» REQUIREMENT: The lines to copy run from the one containing "Can 4238 be" to the end of the records below; repeat them exactly and include nothing else.
── DATA SHOWN ──
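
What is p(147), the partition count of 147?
30388671978

p(n) counts ways to write n as a sum of positive integers (order ignored).
Euler's pentagonal recurrence: p(k) = p(k-1) + p(k-2) - p(k-5) - p(k-7) + p(k-12) + p(k-15) - ... (offsets j(3j∓1)/2, signs ++--, p(0)=1, p(<0)=0).
DP table for k = 0..146: p(0)=1, p(1)=1, p(2)=2, p(3)=3, p(4)=5, p(5)=7, p(6)=11, p(7)=15, p(8)=22, p(9)=30, p(10)=42, p(11)=56, p(12)=77, p(13)=101, p(14)=135, p(15)=176, p(16)=231, p(17)=297, p(18)=385, p(19)=490, p(20)=627, p(21)=792, p(22)=1002, p(23)=1255, p(24)=1575, p(25)=1958, p(26)=2436, p(27)=3010, p(28)=3718, p(29)=4565, p(30)=5604, p(31)=6842, p(32)=8349, p(33)=10143, p(34)=12310, p(35)=14883, p(36)=17977, p(37)=21637, p(38)=26015, p(39)=31185, p(40)=37338, p(41)=44583, p(42)=53174, p(43)=63261, p(44)=75175, p(45)=89134, p(46)=105558, p(47)=124754, p(48)=147273, p(49)=173525, p(50)=204226, p(51)=239943, p(52)=281589, p(53)=329931, p(54)=386155, p(55)=451276, p(56)=526823, p(57)=614154, p(58)=715220, p(59)=831820, p(60)=966467, p(61)=1121505, p(62)=1300156, p(63)=1505499, p(64)=1741630, p(65)=2012558, p(66)=2323520, p(67)=2679689, p(68)=3087735, p(69)=3554345, p(70)=4087968, p(71)=4697205, p(72)=5392783, p(73)=6185689, p(74)=7089500, p(75)=8118264, p(76)=9289091, p(77)=10619863, p(78)=12132164, p(79)=13848650, p(80)=15796476, p(81)=18004327, p(82)=20506255, p(83)=23338469, p(84)=26543660, p(85)=30167357, p(86)=34262962, p(87)=38887673, p(88)=44108109, p(89)=49995925, p(90)=56634173, p(91)=64112359, p(92)=72533807, p(93)=82010177, p(94)=92669720, p(95)=104651419, p(96)=118114304, p(97)=133230930, p(98)=150198136, p(99)=169229875, p(100)=190569292, p(101)=214481126, p(102)=241265379, p(103)=271248950, p(104)=304801365, p(105)=342325709, p(106)=384276336, p(107)=431149389, p(108)=483502844, p(109)=541946240, p(110)=607163746, p(111)=679903203, p(112)=761002156, p(113)=851376628, p(114)=952050665, p(115)=1064144451, p(116)=1188908248, p(117)=1327710076, p(118)=1482074143, p(119)=1653668665, p(120)=1844349560, p(121)=2056148051, p(122)=2291320912, p(123)=2552338241, p(124)=2841940500, p(125)=3163127352, p(126)=3519222692, p(127)=3913864295, p(128)=4351078600, p(129)=4835271870, p(130)=5371315400, p(131)=5964539504, p(132)=6620830889, p(133)=7346629512, p(134)=8149040695, p(135)=9035836076, p(136)=10015581680, p(137)=11097645016, p(138)=12292341831, p(139)=13610949895, p(140)=15065878135, p(141)=16670689208, p(142)=18440293320, p(143)=20390982757, p(144)=22540654445, p(145)=24908858009, p(146)=27517052599.
Final step: p(147) = p(146) + p(145) - p(142) - p(140) + p(135) + p(132) - p(125) - p(121) + p(112) + p(107) - p(96) - p(90) + p(77) + p(70) - p(55) - p(47) + p(30) + p(21) - p(2)
= 27517052599 + 24908858009 - 18440293320 - 15065878135 + 9035836076 + 6620830889 - 3163127352 - 2056148051 + 761002156 + 431149389 - 118114304 - 56634173 + 10619863 + 4087968 - 451276 - 124754 + 5604 + 792 - 2
= 30388671978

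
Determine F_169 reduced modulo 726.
199

Matrix identity: Q^n = [[F_(n+1), F_n], [F_n, F_(n-1)]] with Q = [[1,1],[1,0]].
n = 169 = 10101001₂. Square-and-multiply, entries mod 726:
Q^1 = [[1,1],[1,0]]
Q^2 = (Q^1)² = [[2,1],[1,1]]
Q^5 = (Q^2)²·Q = [[8,5],[5,3]]
Q^10 = (Q^5)² = [[89,55],[55,34]]
Q^21 = (Q^10)²·Q = [[287,56],[56,231]]
Q^42 = (Q^21)² = [[563,694],[694,595]]
Q^84 = (Q^42)² = [[5,696],[696,35]]
Q^169 = (Q^84)²·Q = [[451,199],[199,252]]
F_169 mod 726 = Q^169[0][1] = 199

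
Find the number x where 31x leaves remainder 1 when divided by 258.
25

gcd(31, 258) = 1, so the inverse exists.
Extended Euclidean algorithm on (258, 31):
258 = 8 × 31 + 10  ⟹  10 = (1)·258 + (-8)·31
31 = 3 × 10 + 1  ⟹  1 = (-3)·258 + (25)·31
So (25)·31 ≡ 1 (mod 258), i.e. 31^(-1) ≡ 25 (mod 258).
Check: 31 × 25 = 775 ≡ 1 (mod 258)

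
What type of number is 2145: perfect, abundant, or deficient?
deficient

Proper divisors of 2145: sum = 1 + 3 + 5 + 11 + 13 + 15 + 33 + 39 + 55 + 65 + 143 + 165 + 195 + 429 + 715 = 1887
Since 1887 < 2145, 2145 is deficient.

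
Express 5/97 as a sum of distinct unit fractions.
1/20 + 1/647 + 1/1255180

Greedy algorithm:
5/97: ceiling(97/5) = 20, use 1/20
3/1940: ceiling(1940/3) = 647, use 1/647
1/1255180: ceiling(1255180/1) = 1255180, use 1/1255180
Result: 5/97 = 1/20 + 1/647 + 1/1255180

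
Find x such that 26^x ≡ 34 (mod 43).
31

Baby-step giant-step with step n = ⌈√43⌉ = 7.
Baby steps 26^j mod 43 (j:value) for j=0..6: 0:1, 1:26, 2:31, 3:32, 4:15, 5:3, 6:35.
Giant-step multiplier: 26^(-7) ≡ 26^(42-7) = 26^35 ≡ 37 (mod 43).
Giant steps γ_i = 34·37^i mod 43: γ_0=34, γ_1=11, γ_2=20, γ_3=9, γ_4=32 (in table at j=3).
x = i·n + j = 4·7 + 3 = 31.
Check: 26^31 ≡ 34 (mod 43).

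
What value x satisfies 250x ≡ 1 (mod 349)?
141

gcd(250, 349) = 1, so the inverse exists.
Extended Euclidean algorithm on (349, 250):
349 = 1 × 250 + 99  ⟹  99 = (1)·349 + (-1)·250
250 = 2 × 99 + 52  ⟹  52 = (-2)·349 + (3)·250
99 = 1 × 52 + 47  ⟹  47 = (3)·349 + (-4)·250
52 = 1 × 47 + 5  ⟹  5 = (-5)·349 + (7)·250
47 = 9 × 5 + 2  ⟹  2 = (48)·349 + (-67)·250
5 = 2 × 2 + 1  ⟹  1 = (-101)·349 + (141)·250
So (141)·250 ≡ 1 (mod 349), i.e. 250^(-1) ≡ 141 (mod 349).
Check: 250 × 141 = 35250 ≡ 1 (mod 349)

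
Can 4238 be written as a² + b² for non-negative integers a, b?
Not possible

Factorization: 4238 = 2 × 13 × 163
By Fermat: n is sum of two squares iff every prime p ≡ 3 (mod 4) appears to even power.
Prime(s) ≡ 3 (mod 4) with odd exponent: [(163, 1)]
Therefore 4238 cannot be expressed as a² + b².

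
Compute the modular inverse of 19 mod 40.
19

gcd(19, 40) = 1, so the inverse exists.
Extended Euclidean algorithm on (40, 19):
40 = 2 × 19 + 2  ⟹  2 = (1)·40 + (-2)·19
19 = 9 × 2 + 1  ⟹  1 = (-9)·40 + (19)·19
So (19)·19 ≡ 1 (mod 40), i.e. 19^(-1) ≡ 19 (mod 40).
Check: 19 × 19 = 361 ≡ 1 (mod 40)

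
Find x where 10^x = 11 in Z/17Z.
13

Baby-step giant-step with step n = ⌈√17⌉ = 5.
Baby steps 10^j mod 17 (j:value) for j=0..4: 0:1, 1:10, 2:15, 3:14, 4:4.
Giant-step multiplier: 10^(-5) ≡ 10^(16-5) = 10^11 ≡ 3 (mod 17).
Giant steps γ_i = 11·3^i mod 17: γ_0=11, γ_1=16, γ_2=14 (in table at j=3).
x = i·n + j = 2·5 + 3 = 13.
Check: 10^13 ≡ 11 (mod 17).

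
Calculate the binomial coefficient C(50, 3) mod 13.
9

Using Lucas' theorem:
Write n=50 and k=3 in base 13:
n in base 13: [3, 11]
k in base 13: [0, 3]
C(50,3) mod 13 = ∏ C(n_i, k_i) mod 13
Digit binomials (mod 13): C(3,0) = 1; C(11,3) = 165 ≡ 9
Product: 1 × 9 = 9 ≡ 9 (mod 13)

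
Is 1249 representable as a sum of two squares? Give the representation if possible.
15² + 32² (a=15, b=32)

Factorization: 1249 = 1249
By Fermat: n is sum of two squares iff every prime p ≡ 3 (mod 4) appears to even power.
All primes ≡ 3 (mod 4) appear to even power.
Search a = 0, 1, 2, … for 1249 - a² a perfect square: first hit at a = 15: 1249 - 225 = 1024 = 32².
1249 = 15² + 32² = 225 + 1024 ✓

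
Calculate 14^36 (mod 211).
1

Repeated squaring. Binary of 36 = 100100.
14^1 ≡ 14 (mod 211); 14^2 ≡ 196 (mod 211); 14^4 ≡ 14 (mod 211); 14^8 ≡ 196 (mod 211); 14^16 ≡ 14 (mod 211); 14^32 ≡ 196 (mod 211)
14^36 = 14^4 × 14^32 ≡ 1 (mod 211)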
───
» RESULT:
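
Can 4238 be written as a² + b² for non-negative integers a, b?
Not possible

Factorization: 4238 = 2 × 13 × 163
By Fermat: n is sum of two squares iff every prime p ≡ 3 (mod 4) appears to even power.
Prime(s) ≡ 3 (mod 4) with odd exponent: [(163, 1)]
Therefore 4238 cannot be expressed as a² + b².

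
Compute the modular inverse of 19 mod 40.
19

gcd(19, 40) = 1, so the inverse exists.
Extended Euclidean algorithm on (40, 19):
40 = 2 × 19 + 2  ⟹  2 = (1)·40 + (-2)·19
19 = 9 × 2 + 1  ⟹  1 = (-9)·40 + (19)·19
So (19)·19 ≡ 1 (mod 40), i.e. 19^(-1) ≡ 19 (mod 40).
Check: 19 × 19 = 361 ≡ 1 (mod 40)

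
Find x where 10^x = 11 in Z/17Z.
13

Baby-step giant-step with step n = ⌈√17⌉ = 5.
Baby steps 10^j mod 17 (j:value) for j=0..4: 0:1, 1:10, 2:15, 3:14, 4:4.
Giant-step multiplier: 10^(-5) ≡ 10^(16-5) = 10^11 ≡ 3 (mod 17).
Giant steps γ_i = 11·3^i mod 17: γ_0=11, γ_1=16, γ_2=14 (in table at j=3).
x = i·n + j = 2·5 + 3 = 13.
Check: 10^13 ≡ 11 (mod 17).

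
Calculate the binomial coefficient C(50, 3) mod 13.
9

Using Lucas' theorem:
Write n=50 and k=3 in base 13:
n in base 13: [3, 11]
k in base 13: [0, 3]
C(50,3) mod 13 = ∏ C(n_i, k_i) mod 13
Digit binomials (mod 13): C(3,0) = 1; C(11,3) = 165 ≡ 9
Product: 1 × 9 = 9 ≡ 9 (mod 13)

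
Is 1249 representable as a sum of two squares? Give the representation if possible.
15² + 32² (a=15, b=32)

Factorization: 1249 = 1249
By Fermat: n is sum of two squares iff every prime p ≡ 3 (mod 4) appears to even power.
All primes ≡ 3 (mod 4) appear to even power.
Search a = 0, 1, 2, … for 1249 - a² a perfect square: first hit at a = 15: 1249 - 225 = 1024 = 32².
1249 = 15² + 32² = 225 + 1024 ✓

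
Calculate 14^36 (mod 211).
1

Repeated squaring. Binary of 36 = 100100.
14^1 ≡ 14 (mod 211); 14^2 ≡ 196 (mod 211); 14^4 ≡ 14 (mod 211); 14^8 ≡ 196 (mod 211); 14^16 ≡ 14 (mod 211); 14^32 ≡ 196 (mod 211)
14^36 = 14^4 × 14^32 ≡ 1 (mod 211)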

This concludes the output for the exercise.